* _Data to process_:
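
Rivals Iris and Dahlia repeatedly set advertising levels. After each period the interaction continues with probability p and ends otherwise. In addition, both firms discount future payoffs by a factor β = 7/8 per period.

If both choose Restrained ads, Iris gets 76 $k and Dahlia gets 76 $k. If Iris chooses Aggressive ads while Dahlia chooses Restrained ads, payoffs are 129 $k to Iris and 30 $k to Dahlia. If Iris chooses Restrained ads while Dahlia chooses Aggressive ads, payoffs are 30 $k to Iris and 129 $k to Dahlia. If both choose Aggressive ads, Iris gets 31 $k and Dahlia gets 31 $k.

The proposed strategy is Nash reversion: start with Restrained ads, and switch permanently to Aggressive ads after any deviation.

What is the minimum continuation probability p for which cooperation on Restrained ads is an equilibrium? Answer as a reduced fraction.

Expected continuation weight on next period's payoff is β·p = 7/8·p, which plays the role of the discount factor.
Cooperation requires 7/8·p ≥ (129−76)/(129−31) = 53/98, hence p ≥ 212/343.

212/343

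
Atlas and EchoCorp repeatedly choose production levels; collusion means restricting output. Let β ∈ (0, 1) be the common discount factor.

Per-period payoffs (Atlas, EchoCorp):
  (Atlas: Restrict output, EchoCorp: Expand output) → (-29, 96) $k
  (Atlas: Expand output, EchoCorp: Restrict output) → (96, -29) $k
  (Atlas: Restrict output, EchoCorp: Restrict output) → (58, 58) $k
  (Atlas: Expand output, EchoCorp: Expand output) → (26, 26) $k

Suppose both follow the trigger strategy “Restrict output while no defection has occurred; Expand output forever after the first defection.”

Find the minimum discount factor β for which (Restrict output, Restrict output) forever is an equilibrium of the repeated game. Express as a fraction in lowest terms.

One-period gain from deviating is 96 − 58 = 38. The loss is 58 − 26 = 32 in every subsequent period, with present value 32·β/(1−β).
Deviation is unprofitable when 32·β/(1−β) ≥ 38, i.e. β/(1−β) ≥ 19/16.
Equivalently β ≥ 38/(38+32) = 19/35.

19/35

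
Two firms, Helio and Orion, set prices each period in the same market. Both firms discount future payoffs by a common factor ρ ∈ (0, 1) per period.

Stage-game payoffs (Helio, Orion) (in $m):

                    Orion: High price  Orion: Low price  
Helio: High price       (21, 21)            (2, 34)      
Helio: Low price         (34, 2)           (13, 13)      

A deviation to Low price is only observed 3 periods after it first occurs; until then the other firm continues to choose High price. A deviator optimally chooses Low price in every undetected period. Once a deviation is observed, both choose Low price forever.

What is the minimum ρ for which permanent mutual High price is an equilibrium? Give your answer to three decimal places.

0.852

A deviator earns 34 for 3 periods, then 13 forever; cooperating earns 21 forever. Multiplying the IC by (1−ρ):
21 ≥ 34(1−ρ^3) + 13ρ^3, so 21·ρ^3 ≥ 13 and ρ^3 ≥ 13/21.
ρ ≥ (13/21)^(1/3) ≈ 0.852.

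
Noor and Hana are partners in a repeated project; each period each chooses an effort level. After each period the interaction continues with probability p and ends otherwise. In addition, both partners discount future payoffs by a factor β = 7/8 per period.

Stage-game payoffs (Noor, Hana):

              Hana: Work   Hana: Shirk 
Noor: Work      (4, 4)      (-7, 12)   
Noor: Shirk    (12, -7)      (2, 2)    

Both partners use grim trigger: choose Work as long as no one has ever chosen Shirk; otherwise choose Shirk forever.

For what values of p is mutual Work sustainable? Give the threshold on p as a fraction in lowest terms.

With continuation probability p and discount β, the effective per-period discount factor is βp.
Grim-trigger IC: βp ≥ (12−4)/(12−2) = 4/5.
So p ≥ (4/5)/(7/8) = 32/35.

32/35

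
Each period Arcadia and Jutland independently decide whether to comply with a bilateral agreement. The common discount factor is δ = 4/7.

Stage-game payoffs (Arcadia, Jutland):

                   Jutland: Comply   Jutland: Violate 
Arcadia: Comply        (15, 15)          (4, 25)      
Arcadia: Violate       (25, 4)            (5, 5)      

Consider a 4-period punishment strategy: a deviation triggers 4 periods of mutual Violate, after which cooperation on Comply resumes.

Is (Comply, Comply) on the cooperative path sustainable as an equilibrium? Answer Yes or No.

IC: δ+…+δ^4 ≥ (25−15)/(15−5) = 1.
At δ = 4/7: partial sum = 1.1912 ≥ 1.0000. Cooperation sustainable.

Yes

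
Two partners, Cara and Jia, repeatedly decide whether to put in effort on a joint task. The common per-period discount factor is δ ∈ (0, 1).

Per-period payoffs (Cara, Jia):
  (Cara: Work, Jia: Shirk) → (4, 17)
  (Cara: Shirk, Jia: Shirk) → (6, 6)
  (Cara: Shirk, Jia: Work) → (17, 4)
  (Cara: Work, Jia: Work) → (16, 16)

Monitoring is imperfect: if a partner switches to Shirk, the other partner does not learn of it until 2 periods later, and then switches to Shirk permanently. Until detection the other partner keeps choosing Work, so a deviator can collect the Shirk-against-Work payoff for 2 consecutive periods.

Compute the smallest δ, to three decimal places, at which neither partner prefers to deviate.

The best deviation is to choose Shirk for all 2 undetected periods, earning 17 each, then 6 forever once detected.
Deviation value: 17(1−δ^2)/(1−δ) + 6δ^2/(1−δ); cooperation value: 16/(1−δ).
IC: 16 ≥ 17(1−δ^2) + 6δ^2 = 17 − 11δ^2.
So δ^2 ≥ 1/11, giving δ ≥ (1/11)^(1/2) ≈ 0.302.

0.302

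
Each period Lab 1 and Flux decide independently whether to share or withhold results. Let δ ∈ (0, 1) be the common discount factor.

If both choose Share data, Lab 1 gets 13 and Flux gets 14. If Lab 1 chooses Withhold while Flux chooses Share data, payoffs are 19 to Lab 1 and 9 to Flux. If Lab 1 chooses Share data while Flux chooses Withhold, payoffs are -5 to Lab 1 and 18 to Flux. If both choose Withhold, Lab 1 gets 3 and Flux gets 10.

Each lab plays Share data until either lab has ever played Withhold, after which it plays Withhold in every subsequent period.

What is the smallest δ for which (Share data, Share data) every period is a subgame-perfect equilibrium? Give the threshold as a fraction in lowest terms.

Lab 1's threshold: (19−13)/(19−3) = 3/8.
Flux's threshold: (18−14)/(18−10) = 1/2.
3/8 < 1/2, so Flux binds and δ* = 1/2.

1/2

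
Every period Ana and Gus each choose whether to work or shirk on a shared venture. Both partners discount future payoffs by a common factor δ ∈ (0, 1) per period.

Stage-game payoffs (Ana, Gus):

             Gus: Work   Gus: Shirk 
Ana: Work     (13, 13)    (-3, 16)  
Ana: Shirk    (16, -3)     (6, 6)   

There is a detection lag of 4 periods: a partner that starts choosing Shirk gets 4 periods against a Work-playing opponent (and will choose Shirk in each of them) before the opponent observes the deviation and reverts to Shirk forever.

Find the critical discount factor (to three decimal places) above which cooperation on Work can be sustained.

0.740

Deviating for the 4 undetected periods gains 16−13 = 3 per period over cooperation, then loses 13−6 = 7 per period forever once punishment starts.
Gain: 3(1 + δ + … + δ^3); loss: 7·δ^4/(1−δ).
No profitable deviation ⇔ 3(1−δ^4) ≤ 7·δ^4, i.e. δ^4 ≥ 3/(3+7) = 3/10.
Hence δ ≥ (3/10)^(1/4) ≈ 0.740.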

* _Assignment_:
Please copy each line of the material that contains the word "against".

* _Task answer_:
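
Monitoring is imperfect: if a partner switches to Shirk, the other partner does not learn of it until 2 periods later, and then switches to Shirk permanently. Until detection the other partner keeps choosing Work, so a deviator can collect the Shirk-against-Work payoff for 2 consecutive periods.
There is a detection lag of 4 periods: a partner that starts choosing Shirk gets 4 periods against a Work-playing opponent (and will choose Shirk in each of them) before the opponent observes the deviation and reverts to Shirk forever.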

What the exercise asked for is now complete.